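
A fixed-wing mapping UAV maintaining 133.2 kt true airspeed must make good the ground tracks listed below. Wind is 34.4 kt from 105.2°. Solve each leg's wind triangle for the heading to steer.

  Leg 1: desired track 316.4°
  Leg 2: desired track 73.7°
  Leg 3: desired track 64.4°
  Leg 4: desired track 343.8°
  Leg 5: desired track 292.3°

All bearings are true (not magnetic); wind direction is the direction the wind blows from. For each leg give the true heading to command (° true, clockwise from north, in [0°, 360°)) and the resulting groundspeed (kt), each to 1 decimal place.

Leg 1: heading=324.1°, groundspeed=161.4 kt
Leg 2: heading=81.5°, groundspeed=102.7 kt
Leg 3: heading=74.1°, groundspeed=105.2 kt
Leg 4: heading=356.5°, groundspeed=147.8 kt
Leg 5: heading=294.1°, groundspeed=167.3 kt

Leg 1: desired track 316.4°; wind correction +7.7° → command heading 324.1°, groundspeed 161.4 kt
Leg 2: desired track 73.7°; wind correction +7.8° → command heading 81.5°, groundspeed 102.7 kt
Leg 3: desired track 64.4°; wind correction +9.7° → command heading 74.1°, groundspeed 105.2 kt
Leg 4: desired track 343.8°; wind correction +12.7° → command heading 356.5°, groundspeed 147.8 kt
Leg 5: desired track 292.3°; wind correction +1.8° → command heading 294.1°, groundspeed 167.3 kt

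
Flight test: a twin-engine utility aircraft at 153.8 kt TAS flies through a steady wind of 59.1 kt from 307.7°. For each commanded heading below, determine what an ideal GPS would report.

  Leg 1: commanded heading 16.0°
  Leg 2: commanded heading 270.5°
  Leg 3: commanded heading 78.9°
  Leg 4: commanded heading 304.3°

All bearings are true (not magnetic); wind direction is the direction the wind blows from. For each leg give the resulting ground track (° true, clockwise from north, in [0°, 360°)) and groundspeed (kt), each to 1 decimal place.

Leg 1: heading 16.0°; drift +22.6° → track 38.6°, groundspeed 142.9 kt
Leg 2: heading 270.5°; drift -18.5° → track 252.0°, groundspeed 112.5 kt
Leg 3: heading 78.9°; drift +13.0° → track 91.9°, groundspeed 197.8 kt
Leg 4: heading 304.3°; drift -2.1° → track 302.2°, groundspeed 94.9 kt

Leg 1: track=38.6°, groundspeed=142.9 kt
Leg 2: track=252.0°, groundspeed=112.5 kt
Leg 3: track=91.9°, groundspeed=197.8 kt
Leg 4: track=302.2°, groundspeed=94.9 kt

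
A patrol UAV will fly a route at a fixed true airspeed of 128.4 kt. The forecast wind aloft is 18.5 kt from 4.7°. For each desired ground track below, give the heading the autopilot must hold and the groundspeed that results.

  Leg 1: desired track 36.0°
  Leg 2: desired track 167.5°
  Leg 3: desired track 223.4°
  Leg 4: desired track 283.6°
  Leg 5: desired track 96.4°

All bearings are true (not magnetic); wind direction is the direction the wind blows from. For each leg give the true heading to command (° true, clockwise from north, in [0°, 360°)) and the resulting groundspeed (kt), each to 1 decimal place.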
____________________
Work order: The answer must consist of every line from the listing above that includes the word "fixed".

Finished task:
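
A fixed-wing mapping UAV maintaining 133.2 kt true airspeed must make good the ground tracks listed below. Wind is 34.4 kt from 105.2°. Solve each leg's wind triangle for the heading to steer.
A patrol UAV will fly a route at a fixed true airspeed of 128.4 kt. The forecast wind aloft is 18.5 kt from 4.7°. For each desired ground track below, give the heading the autopilot must hold and the groundspeed that results.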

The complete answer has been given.